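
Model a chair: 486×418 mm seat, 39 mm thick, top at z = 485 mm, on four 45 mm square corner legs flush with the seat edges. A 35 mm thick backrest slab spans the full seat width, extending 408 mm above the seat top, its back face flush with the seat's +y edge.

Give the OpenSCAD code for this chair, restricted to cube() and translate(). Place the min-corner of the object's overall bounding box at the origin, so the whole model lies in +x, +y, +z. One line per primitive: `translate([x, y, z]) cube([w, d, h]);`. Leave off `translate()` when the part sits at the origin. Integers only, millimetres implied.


translate([0, 0, 446]) cube([486, 418, 39]);
cube([45, 45, 446]);
translate([441, 0, 0]) cube([45, 45, 446]);
translate([0, 373, 0]) cube([45, 45, 446]);
translate([441, 373, 0]) cube([45, 45, 446]);
translate([0, 383, 485]) cube([486, 35, 408]);


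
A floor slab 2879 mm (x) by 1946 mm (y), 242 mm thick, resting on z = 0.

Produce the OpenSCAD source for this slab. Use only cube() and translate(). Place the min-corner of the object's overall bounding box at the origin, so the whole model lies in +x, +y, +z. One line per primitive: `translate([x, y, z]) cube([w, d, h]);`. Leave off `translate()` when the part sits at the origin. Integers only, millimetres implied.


cube([2879, 1946, 242]);


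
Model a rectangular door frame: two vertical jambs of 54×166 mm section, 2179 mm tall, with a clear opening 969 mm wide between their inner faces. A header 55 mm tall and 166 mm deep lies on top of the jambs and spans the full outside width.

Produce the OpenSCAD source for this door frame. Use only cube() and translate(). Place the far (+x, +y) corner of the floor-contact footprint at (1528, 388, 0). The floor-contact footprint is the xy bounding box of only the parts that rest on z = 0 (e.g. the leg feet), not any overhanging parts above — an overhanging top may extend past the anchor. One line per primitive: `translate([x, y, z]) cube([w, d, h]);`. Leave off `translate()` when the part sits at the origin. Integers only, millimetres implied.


translate([451, 222, 0]) cube([54, 166, 2179]);
translate([1474, 222, 0]) cube([54, 166, 2179]);
translate([451, 222, 2179]) cube([1077, 166, 55]);


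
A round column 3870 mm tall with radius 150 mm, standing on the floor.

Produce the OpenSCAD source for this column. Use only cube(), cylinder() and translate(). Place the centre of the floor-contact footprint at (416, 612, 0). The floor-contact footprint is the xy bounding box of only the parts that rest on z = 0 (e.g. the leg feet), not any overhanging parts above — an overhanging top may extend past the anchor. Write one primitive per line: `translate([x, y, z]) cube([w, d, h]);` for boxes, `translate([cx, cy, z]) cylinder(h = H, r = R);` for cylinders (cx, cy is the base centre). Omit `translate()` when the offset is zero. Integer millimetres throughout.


translate([416, 612, 0]) cylinder(h = 3870, r = 150);


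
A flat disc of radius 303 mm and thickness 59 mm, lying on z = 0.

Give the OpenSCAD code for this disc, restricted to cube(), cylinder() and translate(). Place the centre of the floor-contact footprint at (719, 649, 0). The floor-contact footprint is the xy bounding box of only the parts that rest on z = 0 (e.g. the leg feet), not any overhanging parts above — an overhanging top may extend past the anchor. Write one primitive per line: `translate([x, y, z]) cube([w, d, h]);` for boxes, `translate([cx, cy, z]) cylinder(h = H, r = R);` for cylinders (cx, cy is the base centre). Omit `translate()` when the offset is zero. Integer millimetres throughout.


translate([719, 649, 0]) cylinder(h = 59, r = 303);


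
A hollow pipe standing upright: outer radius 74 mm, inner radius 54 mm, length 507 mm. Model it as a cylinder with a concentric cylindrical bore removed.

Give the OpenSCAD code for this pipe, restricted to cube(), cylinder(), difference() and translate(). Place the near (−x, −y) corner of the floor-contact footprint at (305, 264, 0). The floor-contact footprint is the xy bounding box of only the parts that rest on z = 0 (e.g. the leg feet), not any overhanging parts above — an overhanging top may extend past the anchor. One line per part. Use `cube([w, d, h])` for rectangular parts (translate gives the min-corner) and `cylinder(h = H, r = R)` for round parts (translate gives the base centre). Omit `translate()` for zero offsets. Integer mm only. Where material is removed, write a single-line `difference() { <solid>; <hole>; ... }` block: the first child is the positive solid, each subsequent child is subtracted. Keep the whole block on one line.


difference() { translate([379, 338, 0]) cylinder(h = 507, r = 74); translate([379, 338, 0]) cylinder(h = 507, r = 54); }


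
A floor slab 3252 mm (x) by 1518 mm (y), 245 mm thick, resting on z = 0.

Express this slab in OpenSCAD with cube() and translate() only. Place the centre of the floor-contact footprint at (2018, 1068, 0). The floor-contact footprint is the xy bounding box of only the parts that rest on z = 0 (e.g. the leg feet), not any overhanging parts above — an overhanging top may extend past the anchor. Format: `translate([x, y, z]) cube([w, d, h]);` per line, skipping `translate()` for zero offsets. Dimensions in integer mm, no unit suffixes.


translate([392, 309, 0]) cube([3252, 1518, 245]);


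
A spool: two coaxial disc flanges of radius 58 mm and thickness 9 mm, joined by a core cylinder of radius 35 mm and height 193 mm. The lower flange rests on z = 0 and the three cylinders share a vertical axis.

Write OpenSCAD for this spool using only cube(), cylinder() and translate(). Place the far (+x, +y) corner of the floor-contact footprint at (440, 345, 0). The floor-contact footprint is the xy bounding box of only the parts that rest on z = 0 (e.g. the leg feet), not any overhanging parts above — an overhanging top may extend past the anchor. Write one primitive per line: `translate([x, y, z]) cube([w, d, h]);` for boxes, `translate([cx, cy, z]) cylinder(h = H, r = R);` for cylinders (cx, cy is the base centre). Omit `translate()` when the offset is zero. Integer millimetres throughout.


translate([382, 287, 0]) cylinder(h = 9, r = 58);
translate([382, 287, 9]) cylinder(h = 193, r = 35);
translate([382, 287, 202]) cylinder(h = 9, r = 58);


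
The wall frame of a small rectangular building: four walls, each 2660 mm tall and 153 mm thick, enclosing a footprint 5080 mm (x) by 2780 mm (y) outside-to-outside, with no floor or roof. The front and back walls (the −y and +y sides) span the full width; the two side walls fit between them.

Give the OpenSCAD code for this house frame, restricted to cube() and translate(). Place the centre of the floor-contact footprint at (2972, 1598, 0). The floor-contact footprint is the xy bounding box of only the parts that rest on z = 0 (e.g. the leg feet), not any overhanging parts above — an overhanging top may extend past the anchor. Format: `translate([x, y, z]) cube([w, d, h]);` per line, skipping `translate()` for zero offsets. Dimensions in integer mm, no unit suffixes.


translate([432, 208, 0]) cube([5080, 153, 2660]);
translate([432, 2835, 0]) cube([5080, 153, 2660]);
translate([432, 361, 0]) cube([153, 2474, 2660]);
translate([5359, 361, 0]) cube([153, 2474, 2660]);


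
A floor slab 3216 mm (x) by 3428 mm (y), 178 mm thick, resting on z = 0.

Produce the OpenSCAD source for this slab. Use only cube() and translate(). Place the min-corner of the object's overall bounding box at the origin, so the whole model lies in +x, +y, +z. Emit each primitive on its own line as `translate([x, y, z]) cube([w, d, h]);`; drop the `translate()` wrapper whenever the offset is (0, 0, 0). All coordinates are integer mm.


cube([3216, 3428, 178]);


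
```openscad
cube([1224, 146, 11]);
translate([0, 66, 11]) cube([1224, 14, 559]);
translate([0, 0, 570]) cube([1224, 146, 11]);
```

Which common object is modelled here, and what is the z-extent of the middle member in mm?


An I-beam. The web height is 559 mm.

Two wide flanges with a thin centred web — an I-beam. Overall 581 mm minus two 11 mm flanges gives a web of 581 − 2·11 = 559 mm.


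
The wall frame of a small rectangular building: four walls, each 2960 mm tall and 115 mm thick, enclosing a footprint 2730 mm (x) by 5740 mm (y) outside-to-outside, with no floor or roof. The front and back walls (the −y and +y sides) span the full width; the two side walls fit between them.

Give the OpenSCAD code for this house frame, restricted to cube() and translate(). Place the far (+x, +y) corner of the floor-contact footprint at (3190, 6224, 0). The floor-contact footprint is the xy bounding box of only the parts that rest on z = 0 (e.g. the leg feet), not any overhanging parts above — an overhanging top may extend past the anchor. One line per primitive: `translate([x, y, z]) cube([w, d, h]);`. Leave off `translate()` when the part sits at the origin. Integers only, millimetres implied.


translate([460, 484, 0]) cube([2730, 115, 2960]);
translate([460, 6109, 0]) cube([2730, 115, 2960]);
translate([460, 599, 0]) cube([115, 5510, 2960]);
translate([3075, 599, 0]) cube([115, 5510, 2960]);


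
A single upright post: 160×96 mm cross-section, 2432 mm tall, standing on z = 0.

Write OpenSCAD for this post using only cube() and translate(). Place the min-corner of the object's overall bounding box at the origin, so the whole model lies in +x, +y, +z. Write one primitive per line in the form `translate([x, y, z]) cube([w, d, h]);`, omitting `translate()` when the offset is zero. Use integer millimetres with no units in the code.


cube([160, 96, 2432]);


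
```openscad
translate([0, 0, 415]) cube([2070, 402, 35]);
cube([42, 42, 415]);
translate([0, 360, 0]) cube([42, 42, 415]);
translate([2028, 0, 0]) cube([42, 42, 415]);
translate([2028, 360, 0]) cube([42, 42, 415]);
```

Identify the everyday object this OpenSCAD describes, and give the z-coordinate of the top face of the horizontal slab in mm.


A bench. The seat-top height is 450 mm.

A long slab on four corner posts — a bench. The slab sits at z = 415 with thickness 35, so the top is 415 + 35 = 450 mm.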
-- -- --
→ **TASK STATEMENT**: Report each line in the entries where the string "upright" occurs.

→ **ANSWER TO THIS EXERCISE**:
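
A hollow pipe standing upright: outer radius 74 mm, inner radius 54 mm, length 507 mm. Model it as a cylinder with a concentric cylindrical bore removed.
A single upright post: 160×96 mm cross-section, 2432 mm tall, standing on z = 0.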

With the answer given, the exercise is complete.